§ **Task description**
Please look for the string "pointwise" below and report every line in which it occurs.

(Records to use begins)

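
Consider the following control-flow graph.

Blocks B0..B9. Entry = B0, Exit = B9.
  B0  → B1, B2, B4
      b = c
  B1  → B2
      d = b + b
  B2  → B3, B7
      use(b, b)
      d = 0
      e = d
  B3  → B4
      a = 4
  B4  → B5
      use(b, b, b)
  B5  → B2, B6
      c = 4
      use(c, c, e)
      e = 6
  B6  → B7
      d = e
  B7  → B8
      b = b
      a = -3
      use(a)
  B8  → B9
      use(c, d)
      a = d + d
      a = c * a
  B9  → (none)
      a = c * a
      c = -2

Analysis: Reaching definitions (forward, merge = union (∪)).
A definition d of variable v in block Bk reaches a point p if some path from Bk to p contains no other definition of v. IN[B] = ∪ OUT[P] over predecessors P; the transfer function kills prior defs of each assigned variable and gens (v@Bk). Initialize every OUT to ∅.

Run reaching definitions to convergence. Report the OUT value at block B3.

Answer: {a@B3, b@B0, c@B5, d@B2, e@B2}

Working:
Fixpoint table:
  B0: | IN={} | OUT={b@B0}
  B1: | IN={b@B0} | OUT={b@B0, d@B1}
  B2: | IN={a@B3, b@B0, c@B5, d@B1, d@B2, e@B5} | OUT={a@B3, b@B0, c@B5, d@B2, e@B2}
  B3: | IN={a@B3, b@B0, c@B5, d@B2, e@B2} | OUT={a@B3, b@B0, c@B5, d@B2, e@B2}
  B4: | IN={a@B3, b@B0, c@B5, d@B2, e@B2} | OUT={a@B3, b@B0, c@B5, d@B2, e@B2}
  B5: | IN={a@B3, b@B0, c@B5, d@B2, e@B2} | OUT={a@B3, b@B0, c@B5, d@B2, e@B5}
  B6: | IN={a@B3, b@B0, c@B5, d@B2, e@B5} | OUT={a@B3, b@B0, c@B5, d@B6, e@B5}
  B7: | IN={a@B3, b@B0, c@B5, d@B2, d@B6, e@B2, e@B5} | OUT={a@B7, b@B7, c@B5, d@B2, d@B6, e@B2, e@B5}
  B8: | IN={a@B7, b@B7, c@B5, d@B2, d@B6, e@B2, e@B5} | OUT={a@B8, b@B7, c@B5, d@B2, d@B6, e@B2, e@B5}
  B9: | IN={a@B8, b@B7, c@B5, d@B2, d@B6, e@B2, e@B5} | OUT={a@B9, b@B7, c@B9, d@B2, d@B6, e@B2, e@B5}

Merge at B3: IN[B3] = OUT[B2] = {a@B3, b@B0, c@B5, d@B2, e@B2}
Applying B3's transfer function to that IN value gives OUT[B3] (row B3 above).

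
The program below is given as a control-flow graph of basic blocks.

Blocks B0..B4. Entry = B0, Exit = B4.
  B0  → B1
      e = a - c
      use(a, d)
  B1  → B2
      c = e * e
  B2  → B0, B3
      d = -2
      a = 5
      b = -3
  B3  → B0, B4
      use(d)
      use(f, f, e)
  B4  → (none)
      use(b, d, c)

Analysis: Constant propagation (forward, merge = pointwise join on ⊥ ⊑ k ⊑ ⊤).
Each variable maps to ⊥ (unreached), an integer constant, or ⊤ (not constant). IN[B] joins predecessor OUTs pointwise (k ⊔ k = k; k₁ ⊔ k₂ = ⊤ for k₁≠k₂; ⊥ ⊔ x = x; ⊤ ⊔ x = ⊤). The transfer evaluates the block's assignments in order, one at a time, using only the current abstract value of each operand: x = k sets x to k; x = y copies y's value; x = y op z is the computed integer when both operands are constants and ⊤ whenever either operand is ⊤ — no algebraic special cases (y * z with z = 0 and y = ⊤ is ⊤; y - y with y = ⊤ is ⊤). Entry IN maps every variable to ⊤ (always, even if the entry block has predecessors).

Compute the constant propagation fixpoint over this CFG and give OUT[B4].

Converged values:
  B0: | IN=(all ⊤) | OUT=(all ⊤)
  B1: | IN=(all ⊤) | OUT=(all ⊤)
  B2: | IN=(all ⊤) | OUT={a:5, b:-3, d:-2; rest ⊤}
  B3: | IN={a:5, b:-3, d:-2; rest ⊤} | OUT={a:5, b:-3, d:-2; rest ⊤}
  B4: | IN={a:5, b:-3, d:-2; rest ⊤} | OUT={a:5, b:-3, d:-2; rest ⊤}

Merge at B4: IN[B4] = OUT[B3] = {a: 5, b: -3, c: ⊤, d: -2, e: ⊤, f: ⊤}
Applying B4's transfer function to that IN value gives OUT[B4] (row B4 above).

Answer: {a: 5, b: -3, c: ⊤, d: -2, e: ⊤, f: ⊤}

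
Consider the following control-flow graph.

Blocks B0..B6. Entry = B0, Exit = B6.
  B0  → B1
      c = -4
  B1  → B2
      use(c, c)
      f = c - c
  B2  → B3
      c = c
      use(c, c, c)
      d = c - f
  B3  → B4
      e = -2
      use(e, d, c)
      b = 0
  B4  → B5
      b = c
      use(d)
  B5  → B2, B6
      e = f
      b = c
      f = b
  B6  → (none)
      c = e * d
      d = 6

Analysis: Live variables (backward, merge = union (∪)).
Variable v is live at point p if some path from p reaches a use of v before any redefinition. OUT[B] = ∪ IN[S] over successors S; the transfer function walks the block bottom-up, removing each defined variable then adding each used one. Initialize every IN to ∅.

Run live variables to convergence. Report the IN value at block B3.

Fixpoint table:
  B0:   IN={}   OUT={c}
  B1:   IN={c}   OUT={c, f}
  B2:   IN={c, f}   OUT={c, d, f}
  B3:   IN={c, d, f}   OUT={c, d, f}
  B4:   IN={c, d, f}   OUT={c, d, f}
  B5:   IN={c, d, f}   OUT={c, d, e, f}
  B6:   IN={d, e}   OUT={}

Merge at B3: OUT[B3] = IN[B4] = {c, d, f}
Applying B3's transfer function to that OUT value gives IN[B3] (row B3 above).

Answer: {c, d, f}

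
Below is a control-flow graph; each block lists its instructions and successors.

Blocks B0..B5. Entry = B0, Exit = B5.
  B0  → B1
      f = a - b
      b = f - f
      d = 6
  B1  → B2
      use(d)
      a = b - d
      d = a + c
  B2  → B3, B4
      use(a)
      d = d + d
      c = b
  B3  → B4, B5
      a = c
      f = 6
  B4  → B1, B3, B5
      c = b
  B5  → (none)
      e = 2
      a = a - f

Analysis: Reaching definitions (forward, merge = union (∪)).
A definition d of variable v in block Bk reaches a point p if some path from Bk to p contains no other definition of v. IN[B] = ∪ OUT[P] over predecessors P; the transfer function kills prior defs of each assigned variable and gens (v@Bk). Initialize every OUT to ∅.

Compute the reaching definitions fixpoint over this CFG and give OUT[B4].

Fixpoint table:
  B0:  IN={}  OUT={b@B0, d@B0, f@B0}
  B1:  IN={a@B1, a@B3, b@B0, c@B4, d@B0, d@B2, f@B0, f@B3}  OUT={a@B1, b@B0, c@B4, d@B1, f@B0, f@B3}
  B2:  IN={a@B1, b@B0, c@B4, d@B1, f@B0, f@B3}  OUT={a@B1, b@B0, c@B2, d@B2, f@B0, f@B3}
  B3:  IN={a@B1, a@B3, b@B0, c@B2, c@B4, d@B2, f@B0, f@B3}  OUT={a@B3, b@B0, c@B2, c@B4, d@B2, f@B3}
  B4:  IN={a@B1, a@B3, b@B0, c@B2, c@B4, d@B2, f@B0, f@B3}  OUT={a@B1, a@B3, b@B0, c@B4, d@B2, f@B0, f@B3}
  B5:  IN={a@B1, a@B3, b@B0, c@B2, c@B4, d@B2, f@B0, f@B3}  OUT={a@B5, b@B0, c@B2, c@B4, d@B2, e@B5, f@B0, f@B3}

Merge at B4: IN[B4] = OUT[B2] ⊔ OUT[B3] = {a@B1, a@B3, b@B0, c@B2, c@B4, d@B2, f@B0, f@B3}
Applying B4's transfer function to that IN value gives OUT[B4] (row B4 above).

Answer: {a@B1, a@B3, b@B0, c@B4, d@B2, f@B0, f@B3}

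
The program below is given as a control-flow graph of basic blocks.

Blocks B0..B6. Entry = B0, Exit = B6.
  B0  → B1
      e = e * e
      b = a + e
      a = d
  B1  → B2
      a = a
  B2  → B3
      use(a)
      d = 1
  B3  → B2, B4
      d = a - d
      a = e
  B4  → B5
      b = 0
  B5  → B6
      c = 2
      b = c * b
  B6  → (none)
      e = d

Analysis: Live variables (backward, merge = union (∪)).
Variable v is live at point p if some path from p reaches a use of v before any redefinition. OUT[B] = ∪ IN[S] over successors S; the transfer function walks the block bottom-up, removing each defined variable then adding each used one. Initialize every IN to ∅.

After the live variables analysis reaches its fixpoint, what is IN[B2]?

Per-block solution:
  B0: | IN={a, d, e} | OUT={a, e}
  B1: | IN={a, e} | OUT={a, e}
  B2: | IN={a, e} | OUT={a, d, e}
  B3: | IN={a, d, e} | OUT={a, d, e}
  B4: | IN={d} | OUT={b, d}
  B5: | IN={b, d} | OUT={d}
  B6: | IN={d} | OUT={}

Merge at B2: OUT[B2] = IN[B3] = {a, d, e}
Applying B2's transfer function to that OUT value gives IN[B2] (row B2 above).

Answer: {a, e}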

(Records to use ends)

§ **Result**
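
Analysis: Constant propagation (forward, merge = pointwise join on ⊥ ⊑ k ⊑ ⊤).
Each variable maps to ⊥ (unreached), an integer constant, or ⊤ (not constant). IN[B] joins predecessor OUTs pointwise (k ⊔ k = k; k₁ ⊔ k₂ = ⊤ for k₁≠k₂; ⊥ ⊔ x = x; ⊤ ⊔ x = ⊤). The transfer evaluates the block's assignments in order, one at a time, using only the current abstract value of each operand: x = k sets x to k; x = y copies y's value; x = y op z is the computed integer when both operands are constants and ⊤ whenever either operand is ⊤ — no algebraic special cases (y * z with z = 0 and y = ⊤ is ⊤; y - y with y = ⊤ is ⊤). Entry IN maps every variable to ⊤ (always, even if the entry block has predecessors).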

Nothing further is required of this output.